*Dataset records:*

*****

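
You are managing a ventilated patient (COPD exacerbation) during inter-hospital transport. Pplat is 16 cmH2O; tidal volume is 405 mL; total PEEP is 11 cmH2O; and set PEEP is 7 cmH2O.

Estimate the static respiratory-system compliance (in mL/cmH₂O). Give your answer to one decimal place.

81.0

End-expiratory occlusion gives total PEEP = 11 cmH2O (intrinsic PEEP = 11 − 7 = 4). Use total PEEP for the elastic gradient.
Cstat = Vt / (Pplat − PEEPtotal) = 405 / (16 − 11) = 405 / 5.0 = 81.0 mL/cmH2O.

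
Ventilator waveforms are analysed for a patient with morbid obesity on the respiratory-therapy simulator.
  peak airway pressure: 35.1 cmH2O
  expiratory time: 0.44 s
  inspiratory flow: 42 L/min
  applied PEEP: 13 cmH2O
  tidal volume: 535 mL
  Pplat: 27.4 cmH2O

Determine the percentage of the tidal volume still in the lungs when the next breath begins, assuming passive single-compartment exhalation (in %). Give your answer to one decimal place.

34.1

Flow: 42 L/min ÷ 60 = 0.7 L/s.
R = (PIP − Pplat)/V̇ = (35.1 − 27.4) / 0.7 = 7.7/0.7 = 11.0 cmH2O·s/L.
C = Vt/(Pplat − PEEP) = 535.0 / (27.4 − 13) = 535.0/14.4 = 37.153 mL/cmH2O.
τ = R × C = 11.0 × 0.03715 L/cmH2O = 0.4087 s.
Fraction remaining at end-expiration = e^(−Te/τ) = e^(−0.44/0.4087) = 0.3408 → 34.08%.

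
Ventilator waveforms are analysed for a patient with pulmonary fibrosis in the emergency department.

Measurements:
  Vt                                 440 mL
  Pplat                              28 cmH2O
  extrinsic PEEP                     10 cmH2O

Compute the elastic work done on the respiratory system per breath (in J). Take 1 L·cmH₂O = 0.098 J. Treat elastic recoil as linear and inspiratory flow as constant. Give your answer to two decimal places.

0.39

Elastic work ≈ ½ × (Pplat − PEEP) × Vt = 0.5 × (28 − 10) × 0.440 L = 0.5 × 18.0 × 0.440 = 3.96 L·cmH2O.
× 0.098 J/(L·cmH2O) → 0.3881 J.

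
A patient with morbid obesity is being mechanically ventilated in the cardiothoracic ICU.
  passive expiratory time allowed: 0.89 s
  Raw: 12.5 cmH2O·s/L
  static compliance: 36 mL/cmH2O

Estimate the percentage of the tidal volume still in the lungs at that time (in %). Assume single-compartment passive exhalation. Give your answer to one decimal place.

13.8

τ = R × C = 12.5 × 36 mL/cmH2O = 12.5 × 0.036 L/cmH2O = 0.45 s.
Passive exhalation: V(t)/V₀ = e^(−t/τ) = e^(−0.89/0.45) = 0.1384.
Fraction remaining = 0.1384 → 13.84%.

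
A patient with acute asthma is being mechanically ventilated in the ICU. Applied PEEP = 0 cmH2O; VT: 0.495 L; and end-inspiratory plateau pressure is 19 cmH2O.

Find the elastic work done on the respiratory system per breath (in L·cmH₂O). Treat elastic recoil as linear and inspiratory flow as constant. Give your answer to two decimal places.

Elastic work ≈ ½ × (Pplat − PEEP) × Vt = 0.5 × (19 − 0) × 0.495 L = 0.5 × 19.0 × 0.495 = 4.703 L·cmH2O.

4.70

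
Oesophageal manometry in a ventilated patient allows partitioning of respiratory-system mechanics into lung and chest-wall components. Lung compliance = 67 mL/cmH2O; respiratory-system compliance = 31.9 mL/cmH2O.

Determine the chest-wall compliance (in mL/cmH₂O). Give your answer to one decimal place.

1/Ccw = 1/Crs − 1/CL.
1/Ccw = 1/31.9 − 1/67 = 0.01642.
Ccw = 60.901 mL/cmH2O.

60.9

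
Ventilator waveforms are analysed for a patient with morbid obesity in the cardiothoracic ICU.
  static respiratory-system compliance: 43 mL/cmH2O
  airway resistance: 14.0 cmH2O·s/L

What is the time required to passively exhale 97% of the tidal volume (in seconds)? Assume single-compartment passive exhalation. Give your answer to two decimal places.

τ = R × C = 14.0 × 43 mL/cmH2O = 14.0 × 0.043 L/cmH2O = 0.602 s.
Exhaled fraction f = 1 − e^(−t/τ) → t = −τ·ln(1 − f) = −0.602·ln(0.03) = 2.111 s.

2.11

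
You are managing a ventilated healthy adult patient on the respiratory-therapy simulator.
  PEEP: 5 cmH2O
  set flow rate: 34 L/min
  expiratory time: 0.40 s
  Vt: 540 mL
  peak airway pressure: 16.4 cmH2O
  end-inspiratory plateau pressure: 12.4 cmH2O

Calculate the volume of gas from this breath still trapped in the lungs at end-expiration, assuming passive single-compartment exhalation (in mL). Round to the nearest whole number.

Flow: 34 L/min ÷ 60 = 0.5667 L/s.
R = (PIP − Pplat)/V̇ = (16.4 − 12.4) / 0.5667 = 4.0/0.5667 = 7.058 cmH2O·s/L.
C = Vt/(Pplat − PEEP) = 540.0 / (12.4 − 5) = 540.0/7.4 = 72.973 mL/cmH2O.
τ = R × C = 7.058 × 0.07297 L/cmH2O = 0.515 s.
Fraction remaining = e^(−Te/τ) = e^(−0.40/0.515) = 0.4599.
Trapped volume = 540.0 × 0.4599 = 248.35 mL.

248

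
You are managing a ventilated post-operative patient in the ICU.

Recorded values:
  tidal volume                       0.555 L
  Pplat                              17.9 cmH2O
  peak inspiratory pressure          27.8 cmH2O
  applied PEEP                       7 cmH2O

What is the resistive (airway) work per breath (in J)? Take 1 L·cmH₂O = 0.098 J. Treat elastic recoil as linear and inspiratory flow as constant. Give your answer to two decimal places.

0.54

With constant inspiratory flow the resistive pressure is constant at PIP − Pplat = 27.8 − 17.9 = 9.9 cmH2O, so resistive work = 9.9 × 0.555 = 5.495 L·cmH2O.
× 0.098 J/(L·cmH2O) → 0.5385 J.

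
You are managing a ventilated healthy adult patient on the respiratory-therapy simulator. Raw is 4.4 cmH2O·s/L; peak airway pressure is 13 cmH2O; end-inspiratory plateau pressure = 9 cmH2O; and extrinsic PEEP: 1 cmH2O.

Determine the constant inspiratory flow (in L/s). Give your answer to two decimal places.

0.91

flow = (PIP − Pplat) / Raw = 4.0 / 4.4 = 0.9091 L/s.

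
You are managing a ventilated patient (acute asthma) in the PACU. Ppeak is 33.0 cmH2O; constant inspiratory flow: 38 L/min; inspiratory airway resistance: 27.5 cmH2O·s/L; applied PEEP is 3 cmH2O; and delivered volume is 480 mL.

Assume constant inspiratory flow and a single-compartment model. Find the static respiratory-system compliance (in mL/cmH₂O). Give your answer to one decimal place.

38.1

Flow: 38 L/min ÷ 60 = 0.6333 L/s.
Equation of motion (constant flow): PIP = Vt/C + R·V̇ + PEEP.
Vt/C = PIP − R·V̇ − PEEP = 33.0 − 27.5×0.6333 − 3 = 33.0 − 17.416 − 3 = 12.584 cmH2O.
C = Vt / 12.584 = 480 / 12.584 = 38.144 mL/cmH2O.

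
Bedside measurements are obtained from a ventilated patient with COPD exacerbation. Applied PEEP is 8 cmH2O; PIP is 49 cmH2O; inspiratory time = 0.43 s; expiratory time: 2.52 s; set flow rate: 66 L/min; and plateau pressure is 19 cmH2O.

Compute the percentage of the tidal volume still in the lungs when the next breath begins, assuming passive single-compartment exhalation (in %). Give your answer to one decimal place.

Flow: 66 L/min ÷ 60 = 1.1 L/s.
Vt = flow × Ti = 1.1 L/s × 0.43 s × 1000 mL/L = 473.0 mL.
R = (PIP − Pplat)/V̇ = (49 − 19) / 1.1 = 30.0/1.1 = 27.273 cmH2O·s/L.
C = Vt/(Pplat − PEEP) = 473.0 / (19 − 8) = 473.0/11.0 = 43.0 mL/cmH2O.
τ = R × C = 27.273 × 0.043 L/cmH2O = 1.173 s.
Fraction remaining at end-expiration = e^(−Te/τ) = e^(−2.52/1.173) = 0.1167 → 11.67%.

11.7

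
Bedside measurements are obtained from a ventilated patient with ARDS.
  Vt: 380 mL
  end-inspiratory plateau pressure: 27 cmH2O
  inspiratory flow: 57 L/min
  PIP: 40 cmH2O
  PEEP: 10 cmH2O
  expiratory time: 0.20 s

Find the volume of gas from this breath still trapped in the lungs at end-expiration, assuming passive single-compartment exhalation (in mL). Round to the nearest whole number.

198

Flow: 57 L/min ÷ 60 = 0.95 L/s.
R = (PIP − Pplat)/V̇ = (40 − 27) / 0.95 = 13.0/0.95 = 13.684 cmH2O·s/L.
C = Vt/(Pplat − PEEP) = 380.0 / (27 − 10) = 380.0/17.0 = 22.353 mL/cmH2O.
τ = R × C = 13.684 × 0.02235 L/cmH2O = 0.3058 s.
Fraction remaining = e^(−Te/τ) = e^(−0.20/0.3058) = 0.52.
Trapped volume = 380.0 × 0.52 = 197.6 mL.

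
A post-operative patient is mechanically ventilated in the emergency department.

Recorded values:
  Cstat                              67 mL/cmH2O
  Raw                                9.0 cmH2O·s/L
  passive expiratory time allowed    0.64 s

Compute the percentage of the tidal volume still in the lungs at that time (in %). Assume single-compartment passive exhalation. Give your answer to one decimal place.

τ = R × C = 9.0 × 67 mL/cmH2O = 9.0 × 0.067 L/cmH2O = 0.603 s.
Passive exhalation: V(t)/V₀ = e^(−t/τ) = e^(−0.64/0.603) = 0.346.
Fraction remaining = 0.346 → 34.6%.

34.6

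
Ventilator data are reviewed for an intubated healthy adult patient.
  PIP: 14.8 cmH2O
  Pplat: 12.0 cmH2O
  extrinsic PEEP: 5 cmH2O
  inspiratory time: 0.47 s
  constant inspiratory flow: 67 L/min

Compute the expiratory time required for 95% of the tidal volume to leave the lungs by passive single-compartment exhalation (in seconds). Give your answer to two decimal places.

0.56

Flow: 67 L/min ÷ 60 = 1.1167 L/s.
Vt = flow × Ti = 1.1167 L/s × 0.47 s × 1000 mL/L = 524.85 mL.
R = (PIP − Pplat)/V̇ = (14.8 − 12.0) / 1.1167 = 2.8/1.1167 = 2.507 cmH2O·s/L.
C = Vt/(Pplat − PEEP) = 524.85 / (12.0 − 5) = 524.85/7.0 = 74.979 mL/cmH2O.
τ = R × C = 2.507 × 0.07498 L/cmH2O = 0.188 s.
t = −τ·ln(1 − 0.95) = −0.188·ln(0.05) = 0.5632 s.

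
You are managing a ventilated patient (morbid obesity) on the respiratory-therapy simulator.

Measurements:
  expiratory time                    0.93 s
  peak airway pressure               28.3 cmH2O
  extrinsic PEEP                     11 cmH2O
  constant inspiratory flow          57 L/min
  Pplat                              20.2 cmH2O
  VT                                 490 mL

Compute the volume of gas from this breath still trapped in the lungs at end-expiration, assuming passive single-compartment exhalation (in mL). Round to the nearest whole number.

Flow: 57 L/min ÷ 60 = 0.95 L/s.
R = (PIP − Pplat)/V̇ = (28.3 − 20.2) / 0.95 = 8.1/0.95 = 8.526 cmH2O·s/L.
C = Vt/(Pplat − PEEP) = 490.0 / (20.2 − 11) = 490.0/9.2 = 53.261 mL/cmH2O.
τ = R × C = 8.526 × 0.05326 L/cmH2O = 0.4541 s.
Fraction remaining = e^(−Te/τ) = e^(−0.93/0.4541) = 0.129.
Trapped volume = 490.0 × 0.129 = 63.21 mL.

63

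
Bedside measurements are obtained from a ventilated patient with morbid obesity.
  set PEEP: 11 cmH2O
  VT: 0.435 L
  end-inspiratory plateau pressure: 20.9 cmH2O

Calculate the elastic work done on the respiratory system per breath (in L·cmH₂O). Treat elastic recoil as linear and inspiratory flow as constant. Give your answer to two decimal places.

Elastic work ≈ ½ × (Pplat − PEEP) × Vt = 0.5 × (20.9 − 11) × 0.435 L = 0.5 × 9.9 × 0.435 = 2.153 L·cmH2O.

2.15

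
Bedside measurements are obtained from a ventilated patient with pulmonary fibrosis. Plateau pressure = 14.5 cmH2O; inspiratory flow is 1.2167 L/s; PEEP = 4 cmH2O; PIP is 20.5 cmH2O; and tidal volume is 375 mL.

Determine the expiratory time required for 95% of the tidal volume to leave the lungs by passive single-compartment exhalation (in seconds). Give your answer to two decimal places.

0.53

R = (PIP − Pplat)/V̇ = (20.5 − 14.5) / 1.2167 = 6.0/1.2167 = 4.931 cmH2O·s/L.
C = Vt/(Pplat − PEEP) = 375.0 / (14.5 − 4) = 375.0/10.5 = 35.714 mL/cmH2O.
τ = R × C = 4.931 × 0.03571 L/cmH2O = 0.1761 s.
t = −τ·ln(1 − 0.95) = −0.1761·ln(0.05) = 0.5275 s.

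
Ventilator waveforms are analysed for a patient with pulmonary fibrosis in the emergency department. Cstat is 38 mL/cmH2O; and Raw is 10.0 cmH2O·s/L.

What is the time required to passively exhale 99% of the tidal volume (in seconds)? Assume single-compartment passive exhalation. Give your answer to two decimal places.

τ = R × C = 10.0 × 38 mL/cmH2O = 10.0 × 0.038 L/cmH2O = 0.38 s.
Exhaled fraction f = 1 − e^(−t/τ) → t = −τ·ln(1 − f) = −0.38·ln(0.01) = 1.75 s.

1.75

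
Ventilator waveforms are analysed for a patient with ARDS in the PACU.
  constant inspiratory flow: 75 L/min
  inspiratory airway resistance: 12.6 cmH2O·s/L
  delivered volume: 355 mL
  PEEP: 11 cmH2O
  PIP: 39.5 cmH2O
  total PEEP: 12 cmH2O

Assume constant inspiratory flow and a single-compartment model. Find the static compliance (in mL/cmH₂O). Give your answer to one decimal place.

30.2

Flow: 75 L/min ÷ 60 = 1.25 L/s.
Total PEEP = 12 cmH2O (set 11 + intrinsic 1); this is the baseline alveolar pressure.
Equation of motion (constant flow): PIP = Vt/C + R·V̇ + PEEP.
Vt/C = PIP − R·V̇ − PEEP = 39.5 − 12.6×1.25 − 12 = 39.5 − 15.75 − 12 = 11.75 cmH2O.
C = Vt / 11.75 = 355 / 11.75 = 30.213 mL/cmH2O.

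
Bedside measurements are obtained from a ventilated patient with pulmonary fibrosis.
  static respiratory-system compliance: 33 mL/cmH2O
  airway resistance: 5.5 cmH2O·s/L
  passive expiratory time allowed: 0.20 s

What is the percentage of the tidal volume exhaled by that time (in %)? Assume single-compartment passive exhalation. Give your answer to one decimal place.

τ = R × C = 5.5 × 33 mL/cmH2O = 5.5 × 0.033 L/cmH2O = 0.1815 s.
Passive exhalation: V(t)/V₀ = e^(−t/τ) = e^(−0.20/0.1815) = 0.3322.
Fraction exhaled = 1 − 0.3322 = 0.6678 → 66.78%.

66.8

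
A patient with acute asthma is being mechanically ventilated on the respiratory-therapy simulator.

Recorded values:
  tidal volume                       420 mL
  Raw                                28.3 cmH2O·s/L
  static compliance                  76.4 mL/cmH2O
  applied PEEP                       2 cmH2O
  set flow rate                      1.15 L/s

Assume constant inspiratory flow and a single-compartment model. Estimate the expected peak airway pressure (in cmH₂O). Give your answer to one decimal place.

Equation of motion (constant flow): PIP = Vt/C + R·V̇ + PEEP.
PIP = 420/76.4 + 28.3×1.15 + 2 = 5.497 + 32.545 + 2 = 40.042 cmH2O.

40.0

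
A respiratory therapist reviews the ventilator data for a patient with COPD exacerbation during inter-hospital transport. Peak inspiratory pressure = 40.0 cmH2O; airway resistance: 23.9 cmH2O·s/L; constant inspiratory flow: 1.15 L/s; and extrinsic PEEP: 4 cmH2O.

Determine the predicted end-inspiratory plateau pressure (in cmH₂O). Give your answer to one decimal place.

Pplat = PIP − Raw × flow = 40.0 − 23.9 × 1.15 = 40.0 − 27.485 = 12.515 cmH2O.

12.5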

*****

*Problem requirements:* In the reply, include exactly the lines from the beginning of the entries above through the line holding "Pplat: 27.4 cmH2O", and nothing besides.

*Answer for this exercise:*
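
You are managing a ventilated patient (COPD exacerbation) during inter-hospital transport. Pplat is 16 cmH2O; tidal volume is 405 mL; total PEEP is 11 cmH2O; and set PEEP is 7 cmH2O.

Estimate the static respiratory-system compliance (in mL/cmH₂O). Give your answer to one decimal place.

81.0

End-expiratory occlusion gives total PEEP = 11 cmH2O (intrinsic PEEP = 11 − 7 = 4). Use total PEEP for the elastic gradient.
Cstat = Vt / (Pplat − PEEPtotal) = 405 / (16 − 11) = 405 / 5.0 = 81.0 mL/cmH2O.

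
Ventilator waveforms are analysed for a patient with morbid obesity on the respiratory-therapy simulator.
  peak airway pressure: 35.1 cmH2O
  expiratory time: 0.44 s
  inspiratory flow: 42 L/min
  applied PEEP: 13 cmH2O
  tidal volume: 535 mL
  Pplat: 27.4 cmH2O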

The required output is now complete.